- [Required action]:
Give back, unchanged, each line from the one containing "Simplify the continued fraction [52;" through the last line of the entries below.

Data for analysis Start Marker

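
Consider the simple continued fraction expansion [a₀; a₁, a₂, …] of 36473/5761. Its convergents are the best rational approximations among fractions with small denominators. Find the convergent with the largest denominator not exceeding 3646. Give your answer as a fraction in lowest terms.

List convergents until the denominator exceeds the bound:
a_0 = 6: 6/1  (≤ bound)
a_1 = 3: 19/3  (≤ bound)
a_2 = 47: 899/142  (≤ bound)
a_3 = 1: 918/145  (≤ bound)
a_4 = 2: 2735/432  (≤ bound)
a_5 = 13: 36473/5761  (> 3646, stop)

2735/432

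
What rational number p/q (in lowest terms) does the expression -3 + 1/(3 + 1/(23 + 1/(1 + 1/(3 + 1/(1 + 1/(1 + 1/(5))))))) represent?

Build up convergents one term at a time:
a_0 = -3: -3/1
a_1 = 3: -8/3
a_2 = 23: -187/70
a_3 = 1: -195/73
a_4 = 3: -772/289
a_5 = 1: -967/362
a_6 = 1: -1739/651
a_7 = 5: -9662/3617

-9662/3617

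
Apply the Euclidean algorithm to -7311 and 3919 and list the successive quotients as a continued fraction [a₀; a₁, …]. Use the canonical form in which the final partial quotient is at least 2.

Repeatedly divide and take the remainder:
⌊-7311/3919⌋ = -2, remainder 527
⌊3919/527⌋ = 7, remainder 230
⌊527/230⌋ = 2, remainder 67
⌊230/67⌋ = 3, remainder 29
⌊67/29⌋ = 2, remainder 9
⌊29/9⌋ = 3, remainder 2
⌊9/2⌋ = 4, remainder 1
⌊2/1⌋ = 2, remainder 0

[-2; 7, 2, 3, 2, 3, 4, 2]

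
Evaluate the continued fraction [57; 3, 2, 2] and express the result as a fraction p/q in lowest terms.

974/17

Start with 2.
2 + 1/(2/1) = 2 + 1/2 = 5/2
3 + 1/(5/2) = 3 + 2/5 = 17/5
57 + 1/(17/5) = 57 + 5/17 = 974/17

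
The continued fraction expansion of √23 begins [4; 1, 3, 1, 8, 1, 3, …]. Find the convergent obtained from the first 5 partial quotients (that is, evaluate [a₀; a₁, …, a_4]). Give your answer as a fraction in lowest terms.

Start with 8.
1 + 1/(8/1) = 1 + 1/8 = 9/8
3 + 1/(9/8) = 3 + 8/9 = 35/9
1 + 1/(35/9) = 1 + 9/35 = 44/35
4 + 1/(44/35) = 4 + 35/44 = 211/44

211/44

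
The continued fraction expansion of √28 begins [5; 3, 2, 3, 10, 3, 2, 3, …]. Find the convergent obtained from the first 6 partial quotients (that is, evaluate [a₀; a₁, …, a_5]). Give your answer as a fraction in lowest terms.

4048/765

Start with 3.
10 + 1/(3/1) = 10 + 1/3 = 31/3
3 + 1/(31/3) = 3 + 3/31 = 96/31
2 + 1/(96/31) = 2 + 31/96 = 223/96
3 + 1/(223/96) = 3 + 96/223 = 765/223
5 + 1/(765/223) = 5 + 223/765 = 4048/765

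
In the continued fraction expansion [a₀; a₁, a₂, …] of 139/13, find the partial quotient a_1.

1

Apply division with remainder until the remainder is 0:
139 = 10·13 + 9, so a_0 = 10
13 = 1·9 + 4, so a_1 = 1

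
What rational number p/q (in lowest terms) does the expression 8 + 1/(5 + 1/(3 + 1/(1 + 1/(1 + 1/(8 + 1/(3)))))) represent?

a_0 = 8: 8/1
a_1 = 5: 41/5
a_2 = 3: 131/16
a_3 = 1: 172/21
a_4 = 1: 303/37
a_5 = 8: 2596/317
a_6 = 3: 8091/988

8091/988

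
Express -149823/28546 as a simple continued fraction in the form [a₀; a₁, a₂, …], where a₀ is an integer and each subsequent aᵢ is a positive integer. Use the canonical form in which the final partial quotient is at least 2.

[-6; 1, 3, 40, 1, 3, 4, 10]

-149823 = -6·28546 + 21453, so a_0 = -6
28546 = 1·21453 + 7093, so a_1 = 1
21453 = 3·7093 + 174, so a_2 = 3
7093 = 40·174 + 133, so a_3 = 40
174 = 1·133 + 41, so a_4 = 1
133 = 3·41 + 10, so a_5 = 3
41 = 4·10 + 1, so a_6 = 4
10 = 10·1 + 0, so a_7 = 10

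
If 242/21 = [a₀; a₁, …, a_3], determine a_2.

1

⌊242/21⌋ = 11, remainder 11
⌊21/11⌋ = 1, remainder 10
⌊11/10⌋ = 1, remainder 1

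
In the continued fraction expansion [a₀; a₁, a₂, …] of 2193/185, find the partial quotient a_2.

5

2193 ÷ 185 → quotient 11, remainder 158
185 ÷ 158 → quotient 1, remainder 27
158 ÷ 27 → quotient 5, remainder 23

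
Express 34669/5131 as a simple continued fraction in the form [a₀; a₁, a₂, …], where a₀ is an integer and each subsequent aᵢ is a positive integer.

[6; 1, 3, 8, 1, 45, 3]

Run the Euclidean algorithm, recording each quotient:
34669 ÷ 5131 → quotient 6, remainder 3883
5131 ÷ 3883 → quotient 1, remainder 1248
3883 ÷ 1248 → quotient 3, remainder 139
1248 ÷ 139 → quotient 8, remainder 136
139 ÷ 136 → quotient 1, remainder 3
136 ÷ 3 → quotient 45, remainder 1
3 ÷ 1 → quotient 3, remainder 0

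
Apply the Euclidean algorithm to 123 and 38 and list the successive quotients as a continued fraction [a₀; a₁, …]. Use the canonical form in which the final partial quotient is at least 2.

Run the Euclidean algorithm, recording each quotient:
123 ÷ 38 → quotient 3, remainder 9
38 ÷ 9 → quotient 4, remainder 2
9 ÷ 2 → quotient 4, remainder 1
2 ÷ 1 → quotient 2, remainder 0

[3; 4, 4, 2]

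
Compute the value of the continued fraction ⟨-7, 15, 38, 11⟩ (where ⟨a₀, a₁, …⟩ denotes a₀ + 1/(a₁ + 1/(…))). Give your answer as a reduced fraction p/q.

-43653/6296

Starting at the tail and folding back:
Start with 11.
38 + 1/(11/1) = 38 + 1/11 = 419/11
15 + 1/(419/11) = 15 + 11/419 = 6296/419
-7 + 1/(6296/419) = -7 + 419/6296 = -43653/6296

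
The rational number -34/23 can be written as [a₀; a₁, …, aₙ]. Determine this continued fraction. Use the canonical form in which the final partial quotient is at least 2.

[-2; 1, 1, 11]

-34 = -2·23 + 12, so a_0 = -2
23 = 1·12 + 11, so a_1 = 1
12 = 1·11 + 1, so a_2 = 1
11 = 11·1 + 0, so a_3 = 11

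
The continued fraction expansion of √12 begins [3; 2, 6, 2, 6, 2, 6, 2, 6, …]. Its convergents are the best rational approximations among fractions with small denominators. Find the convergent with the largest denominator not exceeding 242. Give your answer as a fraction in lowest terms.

a_0 = 3: 3/1  (≤ bound)
a_1 = 2: 7/2  (≤ bound)
a_2 = 6: 45/13  (≤ bound)
a_3 = 2: 97/28  (≤ bound)
a_4 = 6: 627/181  (≤ bound)
a_5 = 2: 1351/390  (> 242, stop)

627/181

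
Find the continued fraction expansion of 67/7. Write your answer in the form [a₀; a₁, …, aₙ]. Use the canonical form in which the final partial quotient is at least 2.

[9; 1, 1, 3]

Apply division with remainder until the remainder is 0:
⌊67/7⌋ = 9, remainder 4
⌊7/4⌋ = 1, remainder 3
⌊4/3⌋ = 1, remainder 1
⌊3/1⌋ = 3, remainder 0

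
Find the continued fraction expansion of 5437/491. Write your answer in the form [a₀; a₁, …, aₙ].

[11; 13, 1, 1, 1, 3, 3]

Run the Euclidean algorithm, recording each quotient:
5437 = 11·491 + 36, so a_0 = 11
491 = 13·36 + 23, so a_1 = 13
36 = 1·23 + 13, so a_2 = 1
23 = 1·13 + 10, so a_3 = 1
13 = 1·10 + 3, so a_4 = 1
10 = 3·3 + 1, so a_5 = 3
3 = 3·1 + 0, so a_6 = 3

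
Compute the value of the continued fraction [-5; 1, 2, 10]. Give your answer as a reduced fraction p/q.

-134/31

a_0 = -5: -5/1
a_1 = 1: -4/1
a_2 = 2: -13/3
a_3 = 10: -134/31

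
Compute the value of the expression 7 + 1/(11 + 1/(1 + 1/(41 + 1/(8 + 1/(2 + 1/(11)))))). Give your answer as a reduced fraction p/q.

696740/98361

Start with 11.
2 + 1/(11/1) = 2 + 1/11 = 23/11
8 + 1/(23/11) = 8 + 11/23 = 195/23
41 + 1/(195/23) = 41 + 23/195 = 8018/195
1 + 1/(8018/195) = 1 + 195/8018 = 8213/8018
11 + 1/(8213/8018) = 11 + 8018/8213 = 98361/8213
7 + 1/(98361/8213) = 7 + 8213/98361 = 696740/98361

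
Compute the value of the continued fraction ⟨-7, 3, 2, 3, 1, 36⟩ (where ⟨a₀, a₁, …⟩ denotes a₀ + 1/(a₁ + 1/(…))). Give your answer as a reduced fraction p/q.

Compute successive convergents:
a_0 = -7: -7/1
a_1 = 3: -20/3
a_2 = 2: -47/7
a_3 = 3: -161/24
a_4 = 1: -208/31
a_5 = 36: -7649/1140

-7649/1140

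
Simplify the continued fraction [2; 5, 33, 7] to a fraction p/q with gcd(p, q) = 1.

2566/1167

a_0 = 2: 2/1
a_1 = 5: 11/5
a_2 = 33: 365/166
a_3 = 7: 2566/1167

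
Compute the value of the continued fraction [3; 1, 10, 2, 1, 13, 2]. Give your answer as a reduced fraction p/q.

3771/964

a_0 = 3: 3/1
a_1 = 1: 4/1
a_2 = 10: 43/11
a_3 = 2: 90/23
a_4 = 1: 133/34
a_5 = 13: 1819/465
a_6 = 2: 3771/964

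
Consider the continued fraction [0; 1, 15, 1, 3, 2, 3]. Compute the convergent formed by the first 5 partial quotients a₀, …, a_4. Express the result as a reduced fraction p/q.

63/67

Start with 3.
1 + 1/(3/1) = 1 + 1/3 = 4/3
15 + 1/(4/3) = 15 + 3/4 = 63/4
1 + 1/(63/4) = 1 + 4/63 = 67/63
0 + 1/(67/63) = 0 + 63/67 = 63/67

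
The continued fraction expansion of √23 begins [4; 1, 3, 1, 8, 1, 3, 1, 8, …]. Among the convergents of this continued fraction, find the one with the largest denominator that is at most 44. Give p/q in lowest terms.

211/44

a_0 = 4: 4/1  (≤ bound)
a_1 = 1: 5/1  (≤ bound)
a_2 = 3: 19/4  (≤ bound)
a_3 = 1: 24/5  (≤ bound)
a_4 = 8: 211/44  (≤ bound)
a_5 = 1: 235/49  (> 44, stop)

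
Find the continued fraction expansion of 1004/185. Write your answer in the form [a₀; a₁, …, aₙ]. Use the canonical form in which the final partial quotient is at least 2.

[5; 2, 2, 1, 12, 2]

Repeatedly divide and take the remainder:
1004 ÷ 185 → quotient 5, remainder 79
185 ÷ 79 → quotient 2, remainder 27
79 ÷ 27 → quotient 2, remainder 25
27 ÷ 25 → quotient 1, remainder 2
25 ÷ 2 → quotient 12, remainder 1
2 ÷ 1 → quotient 2, remainder 0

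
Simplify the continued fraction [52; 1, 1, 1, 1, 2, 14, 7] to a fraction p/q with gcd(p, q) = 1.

69557/1322

Build up convergents one term at a time:
a_0 = 52: 52/1
a_1 = 1: 53/1
a_2 = 1: 105/2
a_3 = 1: 158/3
a_4 = 1: 263/5
a_5 = 2: 684/13
a_6 = 14: 9839/187
a_7 = 7: 69557/1322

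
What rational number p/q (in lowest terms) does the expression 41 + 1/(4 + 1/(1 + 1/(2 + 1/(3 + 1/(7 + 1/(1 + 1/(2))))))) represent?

46282/1123

Build up convergents one term at a time:
a_0 = 41: 41/1
a_1 = 4: 165/4
a_2 = 1: 206/5
a_3 = 2: 577/14
a_4 = 3: 1937/47
a_5 = 7: 14136/343
a_6 = 1: 16073/390
a_7 = 2: 46282/1123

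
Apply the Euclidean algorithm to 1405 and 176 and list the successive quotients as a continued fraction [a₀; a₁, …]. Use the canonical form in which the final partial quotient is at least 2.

Repeatedly divide and take the remainder:
⌊1405/176⌋ = 7, remainder 173
⌊176/173⌋ = 1, remainder 3
⌊173/3⌋ = 57, remainder 2
⌊3/2⌋ = 1, remainder 1
⌊2/1⌋ = 2, remainder 0

[7; 1, 57, 1, 2]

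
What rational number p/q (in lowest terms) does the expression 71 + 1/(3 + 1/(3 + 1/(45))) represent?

Build up convergents one term at a time:
a_0 = 71: 71/1
a_1 = 3: 214/3
a_2 = 3: 713/10
a_3 = 45: 32299/453

32299/453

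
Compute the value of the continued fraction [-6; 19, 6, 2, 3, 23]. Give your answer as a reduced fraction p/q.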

Data for analysis End Marker

- [Solution]:
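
Simplify the continued fraction [52; 1, 1, 1, 1, 2, 14, 7] to a fraction p/q with gcd(p, q) = 1.

69557/1322

Build up convergents one term at a time:
a_0 = 52: 52/1
a_1 = 1: 53/1
a_2 = 1: 105/2
a_3 = 1: 158/3
a_4 = 1: 263/5
a_5 = 2: 684/13
a_6 = 14: 9839/187
a_7 = 7: 69557/1322

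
What rational number p/q (in lowest terms) does the expression 41 + 1/(4 + 1/(1 + 1/(2 + 1/(3 + 1/(7 + 1/(1 + 1/(2))))))) represent?

46282/1123

Build up convergents one term at a time:
a_0 = 41: 41/1
a_1 = 4: 165/4
a_2 = 1: 206/5
a_3 = 2: 577/14
a_4 = 3: 1937/47
a_5 = 7: 14136/343
a_6 = 1: 16073/390
a_7 = 2: 46282/1123

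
Apply the Euclidean algorithm to 1405 and 176 and list the successive quotients as a continued fraction [a₀; a₁, …]. Use the canonical form in which the final partial quotient is at least 2.

Repeatedly divide and take the remainder:
⌊1405/176⌋ = 7, remainder 173
⌊176/173⌋ = 1, remainder 3
⌊173/3⌋ = 57, remainder 2
⌊3/2⌋ = 1, remainder 1
⌊2/1⌋ = 2, remainder 0

[7; 1, 57, 1, 2]

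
What rational number p/q (in lowest terms) does the expression 71 + 1/(3 + 1/(3 + 1/(45))) represent?

Build up convergents one term at a time:
a_0 = 71: 71/1
a_1 = 3: 214/3
a_2 = 3: 713/10
a_3 = 45: 32299/453

32299/453

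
Compute the value of the continued fraction [-6; 19, 6, 2, 3, 23]. Give your answer as a reduced fraction p/q.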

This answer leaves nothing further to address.